**Data extract:**
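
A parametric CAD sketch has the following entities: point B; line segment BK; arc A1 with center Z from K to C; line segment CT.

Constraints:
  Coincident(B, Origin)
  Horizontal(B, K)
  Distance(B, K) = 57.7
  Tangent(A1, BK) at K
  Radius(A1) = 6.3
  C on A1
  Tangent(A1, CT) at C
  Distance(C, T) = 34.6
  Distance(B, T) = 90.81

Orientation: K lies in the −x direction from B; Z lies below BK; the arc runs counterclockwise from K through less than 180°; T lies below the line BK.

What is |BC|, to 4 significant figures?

62.06

Checks: B = (0.00, 0.00) ✓; ∠(ZK, KB) = 90.00° ✓; |ZC| = 6.300 ✓; ∠(ZC, CT) = 90.00° ✓; |CT| = 34.60 ✓; |BT| = 90.81 ✓.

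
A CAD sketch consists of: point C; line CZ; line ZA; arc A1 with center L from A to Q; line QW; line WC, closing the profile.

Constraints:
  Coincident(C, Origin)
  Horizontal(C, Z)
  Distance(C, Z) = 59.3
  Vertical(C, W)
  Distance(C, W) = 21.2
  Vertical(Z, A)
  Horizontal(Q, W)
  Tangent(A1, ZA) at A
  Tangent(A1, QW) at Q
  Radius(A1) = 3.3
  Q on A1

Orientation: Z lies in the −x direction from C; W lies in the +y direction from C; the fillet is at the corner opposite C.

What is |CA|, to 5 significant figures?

61.943

The virtual corner opposite C is at (-59.300, 21.200). A1 meets ZA tangentially, so LA is at right angles to ZA and A1 meets QW tangentially, so LQ is at right angles to QW, with radius 3.3, so the center L sits 3.3 in from both sides at L = (-56.000, 17.900). That places the tangent points at A = (-59.300, 17.900) on ZA and Q = (-56.000, 21.200) on QW. Then |CA| = |A − C| = 61.943.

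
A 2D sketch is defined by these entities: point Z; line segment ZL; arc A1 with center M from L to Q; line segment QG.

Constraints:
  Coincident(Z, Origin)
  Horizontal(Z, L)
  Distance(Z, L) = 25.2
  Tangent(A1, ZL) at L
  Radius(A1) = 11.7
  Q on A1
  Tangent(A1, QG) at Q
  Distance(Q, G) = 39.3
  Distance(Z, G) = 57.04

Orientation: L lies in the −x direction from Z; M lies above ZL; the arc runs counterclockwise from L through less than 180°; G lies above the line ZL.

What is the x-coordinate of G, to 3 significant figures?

-22.1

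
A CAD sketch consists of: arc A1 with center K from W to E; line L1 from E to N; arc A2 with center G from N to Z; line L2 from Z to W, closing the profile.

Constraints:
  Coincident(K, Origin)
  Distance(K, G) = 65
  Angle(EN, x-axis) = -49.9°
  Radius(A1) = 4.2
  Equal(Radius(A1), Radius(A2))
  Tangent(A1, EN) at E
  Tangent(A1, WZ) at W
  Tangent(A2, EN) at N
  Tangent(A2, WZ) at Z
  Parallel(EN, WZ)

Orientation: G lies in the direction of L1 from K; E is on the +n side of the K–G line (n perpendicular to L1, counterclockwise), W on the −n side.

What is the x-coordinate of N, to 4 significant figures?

45.08

The slot axis is L1's direction at -49.9°, so u = (cos -49.9°, sin -49.9°) = (0.6441, -0.7649) and n = (−sin -49.9°, cos -49.9°) = (0.7649, 0.6441). K is at the origin and G lies 65.0 along u from K, so G = 65.0·u = (41.87, -49.72). Tangency of A1 to both parallel lines with radius 4.2 puts E and W at K ± 4.2·n: E = (3.213, 2.705), W = (-3.213, -2.705). Equal radii place N and Z the same way about G: N = G + 4.2·n = (45.08, -47.01), Z = G − 4.2·n = (38.66, -52.43). So N.x = 45.08.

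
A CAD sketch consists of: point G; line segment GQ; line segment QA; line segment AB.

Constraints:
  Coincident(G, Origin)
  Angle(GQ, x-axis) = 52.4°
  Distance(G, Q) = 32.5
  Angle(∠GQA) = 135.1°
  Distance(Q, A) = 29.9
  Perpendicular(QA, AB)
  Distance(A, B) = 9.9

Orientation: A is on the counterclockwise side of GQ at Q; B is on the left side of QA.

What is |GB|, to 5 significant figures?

54.504

G is at the origin; GQ runs at 52.4° with length 32.5, so Q = 32.5·(cos 52.4°, sin 52.4°) = (19.830, 25.749). ∠GQA = 135.1°, so QA runs at 52.4° + (180° − 135.1°) = 97.300° from the x-axis; with |QA| = 29.9, A = Q + 29.9·(cos 97.300°, sin 97.300°) = (16.030, 55.407). The perpendicularity gives AB at right angles to QA; with |AB| = 9.9 on the left of QA, B = A + 9.9·(-0.99189, -0.12706) = (6.2107, 54.149). Then |GB| = |B − G| = 54.504.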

**Instructions to follow:** Starting at the top of the listing above, repeat every line exactly until the line that contains "Distance(B, T) = 90.81" has been repeated too.

**Answer to this exercise:**
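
A parametric CAD sketch has the following entities: point B; line segment BK; arc A1 with center Z from K to C; line segment CT.

Constraints:
  Coincident(B, Origin)
  Horizontal(B, K)
  Distance(B, K) = 57.7
  Tangent(A1, BK) at K
  Radius(A1) = 6.3
  C on A1
  Tangent(A1, CT) at C
  Distance(C, T) = 34.6
  Distance(B, T) = 90.81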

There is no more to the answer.